(Collected data entries)
++++++
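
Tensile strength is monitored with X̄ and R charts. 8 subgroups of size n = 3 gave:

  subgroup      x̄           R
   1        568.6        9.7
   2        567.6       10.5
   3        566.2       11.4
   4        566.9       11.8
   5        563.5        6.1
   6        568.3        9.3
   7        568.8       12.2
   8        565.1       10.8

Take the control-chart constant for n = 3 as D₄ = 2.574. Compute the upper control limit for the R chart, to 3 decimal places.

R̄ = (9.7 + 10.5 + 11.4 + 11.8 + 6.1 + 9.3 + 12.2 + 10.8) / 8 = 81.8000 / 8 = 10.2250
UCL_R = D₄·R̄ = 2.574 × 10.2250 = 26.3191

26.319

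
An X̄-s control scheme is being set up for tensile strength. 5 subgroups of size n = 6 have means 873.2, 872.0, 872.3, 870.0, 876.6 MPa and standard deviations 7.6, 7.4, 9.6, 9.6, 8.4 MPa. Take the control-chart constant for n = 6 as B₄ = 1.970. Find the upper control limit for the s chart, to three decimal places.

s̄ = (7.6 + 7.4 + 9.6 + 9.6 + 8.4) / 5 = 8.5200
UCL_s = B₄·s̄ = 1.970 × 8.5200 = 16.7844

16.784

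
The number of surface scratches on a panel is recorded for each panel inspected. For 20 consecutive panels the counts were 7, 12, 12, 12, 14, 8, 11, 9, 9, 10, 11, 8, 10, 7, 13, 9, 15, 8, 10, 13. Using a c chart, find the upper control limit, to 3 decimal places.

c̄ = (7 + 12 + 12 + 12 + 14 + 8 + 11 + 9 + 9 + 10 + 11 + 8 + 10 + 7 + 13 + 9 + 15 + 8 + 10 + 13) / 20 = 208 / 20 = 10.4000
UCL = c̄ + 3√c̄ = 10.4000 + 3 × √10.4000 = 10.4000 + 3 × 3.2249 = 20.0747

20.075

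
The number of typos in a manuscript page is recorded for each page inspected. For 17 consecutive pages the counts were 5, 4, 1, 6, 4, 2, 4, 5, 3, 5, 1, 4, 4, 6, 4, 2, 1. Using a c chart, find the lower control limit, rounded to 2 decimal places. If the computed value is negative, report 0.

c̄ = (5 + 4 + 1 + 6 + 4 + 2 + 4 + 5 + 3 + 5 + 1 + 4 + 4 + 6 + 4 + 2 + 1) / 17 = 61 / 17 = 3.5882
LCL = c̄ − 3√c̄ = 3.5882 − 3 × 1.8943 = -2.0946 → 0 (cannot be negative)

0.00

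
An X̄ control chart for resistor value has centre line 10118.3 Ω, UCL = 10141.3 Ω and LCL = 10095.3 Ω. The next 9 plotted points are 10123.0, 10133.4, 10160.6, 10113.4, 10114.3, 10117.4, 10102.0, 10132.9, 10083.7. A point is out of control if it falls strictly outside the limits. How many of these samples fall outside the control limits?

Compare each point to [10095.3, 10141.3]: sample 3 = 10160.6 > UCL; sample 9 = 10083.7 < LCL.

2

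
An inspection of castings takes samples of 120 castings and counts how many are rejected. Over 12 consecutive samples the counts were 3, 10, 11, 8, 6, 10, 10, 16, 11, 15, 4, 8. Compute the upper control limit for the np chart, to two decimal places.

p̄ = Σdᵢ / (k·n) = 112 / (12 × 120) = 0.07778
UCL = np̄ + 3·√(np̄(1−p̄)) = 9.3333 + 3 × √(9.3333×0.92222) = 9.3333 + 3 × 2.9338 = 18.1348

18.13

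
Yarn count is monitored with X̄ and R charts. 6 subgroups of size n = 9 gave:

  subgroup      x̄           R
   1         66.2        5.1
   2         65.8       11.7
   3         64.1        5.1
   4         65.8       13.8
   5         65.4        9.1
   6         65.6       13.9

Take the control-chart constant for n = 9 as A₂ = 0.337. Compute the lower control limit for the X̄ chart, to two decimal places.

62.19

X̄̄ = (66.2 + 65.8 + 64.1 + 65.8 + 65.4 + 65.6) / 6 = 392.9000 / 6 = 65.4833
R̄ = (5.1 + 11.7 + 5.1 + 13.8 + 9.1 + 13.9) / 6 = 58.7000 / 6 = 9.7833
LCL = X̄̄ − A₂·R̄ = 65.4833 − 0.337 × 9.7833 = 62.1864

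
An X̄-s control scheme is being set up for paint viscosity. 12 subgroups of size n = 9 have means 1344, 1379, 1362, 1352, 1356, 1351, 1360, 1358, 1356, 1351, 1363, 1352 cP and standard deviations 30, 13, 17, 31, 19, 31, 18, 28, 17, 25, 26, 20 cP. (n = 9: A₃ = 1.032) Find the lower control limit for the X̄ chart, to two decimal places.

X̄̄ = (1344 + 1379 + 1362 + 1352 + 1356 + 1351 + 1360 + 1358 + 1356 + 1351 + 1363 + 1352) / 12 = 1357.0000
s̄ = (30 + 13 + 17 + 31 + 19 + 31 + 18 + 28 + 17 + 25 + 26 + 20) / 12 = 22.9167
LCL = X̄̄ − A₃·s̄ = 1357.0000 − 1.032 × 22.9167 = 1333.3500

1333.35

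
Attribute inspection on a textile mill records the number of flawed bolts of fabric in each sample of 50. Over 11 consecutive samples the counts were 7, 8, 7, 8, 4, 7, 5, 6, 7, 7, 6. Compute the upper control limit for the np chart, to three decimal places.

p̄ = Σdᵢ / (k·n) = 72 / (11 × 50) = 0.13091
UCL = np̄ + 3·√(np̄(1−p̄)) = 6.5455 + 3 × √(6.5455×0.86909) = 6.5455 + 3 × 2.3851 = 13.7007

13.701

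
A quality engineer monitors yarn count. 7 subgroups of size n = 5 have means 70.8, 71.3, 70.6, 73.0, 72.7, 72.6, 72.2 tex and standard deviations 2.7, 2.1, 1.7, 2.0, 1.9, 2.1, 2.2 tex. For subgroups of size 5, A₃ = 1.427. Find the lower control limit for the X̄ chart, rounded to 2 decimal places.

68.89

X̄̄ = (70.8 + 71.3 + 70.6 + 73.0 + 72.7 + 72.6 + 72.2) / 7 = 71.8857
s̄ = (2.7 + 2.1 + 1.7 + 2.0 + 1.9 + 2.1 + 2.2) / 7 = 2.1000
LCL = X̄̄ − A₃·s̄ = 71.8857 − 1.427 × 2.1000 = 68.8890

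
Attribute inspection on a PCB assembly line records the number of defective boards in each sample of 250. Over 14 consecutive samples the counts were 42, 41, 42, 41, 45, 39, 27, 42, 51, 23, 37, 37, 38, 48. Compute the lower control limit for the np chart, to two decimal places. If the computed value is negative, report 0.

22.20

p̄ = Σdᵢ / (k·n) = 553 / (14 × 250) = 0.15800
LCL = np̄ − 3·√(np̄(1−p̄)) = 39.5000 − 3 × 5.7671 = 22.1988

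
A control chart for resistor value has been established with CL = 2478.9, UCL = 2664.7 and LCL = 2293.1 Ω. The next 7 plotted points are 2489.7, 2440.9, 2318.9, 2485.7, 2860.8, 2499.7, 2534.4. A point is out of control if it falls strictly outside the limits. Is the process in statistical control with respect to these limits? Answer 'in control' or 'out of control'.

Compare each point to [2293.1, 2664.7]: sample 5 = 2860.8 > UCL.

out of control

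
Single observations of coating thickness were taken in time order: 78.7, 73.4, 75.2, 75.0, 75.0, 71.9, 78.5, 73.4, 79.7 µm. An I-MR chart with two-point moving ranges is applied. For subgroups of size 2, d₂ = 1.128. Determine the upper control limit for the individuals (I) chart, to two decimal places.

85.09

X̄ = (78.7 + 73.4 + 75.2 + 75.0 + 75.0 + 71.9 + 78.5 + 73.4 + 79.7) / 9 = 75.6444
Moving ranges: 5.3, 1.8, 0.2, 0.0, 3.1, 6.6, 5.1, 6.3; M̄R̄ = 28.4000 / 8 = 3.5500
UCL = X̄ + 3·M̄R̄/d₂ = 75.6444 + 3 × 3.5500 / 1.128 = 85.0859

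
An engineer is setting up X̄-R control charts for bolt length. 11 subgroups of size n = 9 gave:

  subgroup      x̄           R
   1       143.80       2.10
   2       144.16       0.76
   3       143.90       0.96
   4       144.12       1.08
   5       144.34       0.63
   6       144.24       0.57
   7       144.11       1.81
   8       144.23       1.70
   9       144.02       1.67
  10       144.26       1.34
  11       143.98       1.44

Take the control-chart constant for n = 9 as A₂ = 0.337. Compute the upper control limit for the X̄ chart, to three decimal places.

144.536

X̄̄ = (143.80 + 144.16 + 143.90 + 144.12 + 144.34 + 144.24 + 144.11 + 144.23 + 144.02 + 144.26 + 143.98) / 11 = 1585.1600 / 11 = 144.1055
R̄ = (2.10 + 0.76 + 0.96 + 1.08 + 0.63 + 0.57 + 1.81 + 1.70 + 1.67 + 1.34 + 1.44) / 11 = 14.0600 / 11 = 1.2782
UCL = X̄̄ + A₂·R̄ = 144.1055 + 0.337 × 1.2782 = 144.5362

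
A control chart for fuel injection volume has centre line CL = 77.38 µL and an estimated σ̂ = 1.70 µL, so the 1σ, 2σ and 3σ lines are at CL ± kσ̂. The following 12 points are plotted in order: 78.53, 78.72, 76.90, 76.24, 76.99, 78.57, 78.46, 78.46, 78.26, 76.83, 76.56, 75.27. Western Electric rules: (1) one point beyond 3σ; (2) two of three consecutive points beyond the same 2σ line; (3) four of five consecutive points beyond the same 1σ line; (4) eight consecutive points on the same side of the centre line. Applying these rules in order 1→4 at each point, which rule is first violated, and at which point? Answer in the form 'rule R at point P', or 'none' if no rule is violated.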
++++++
§ WHAT IS EXPECTED
Give the count of lines in the entries above that hold the word "gave", with no other words.

§ SOLUTION TO THE EXERCISE
3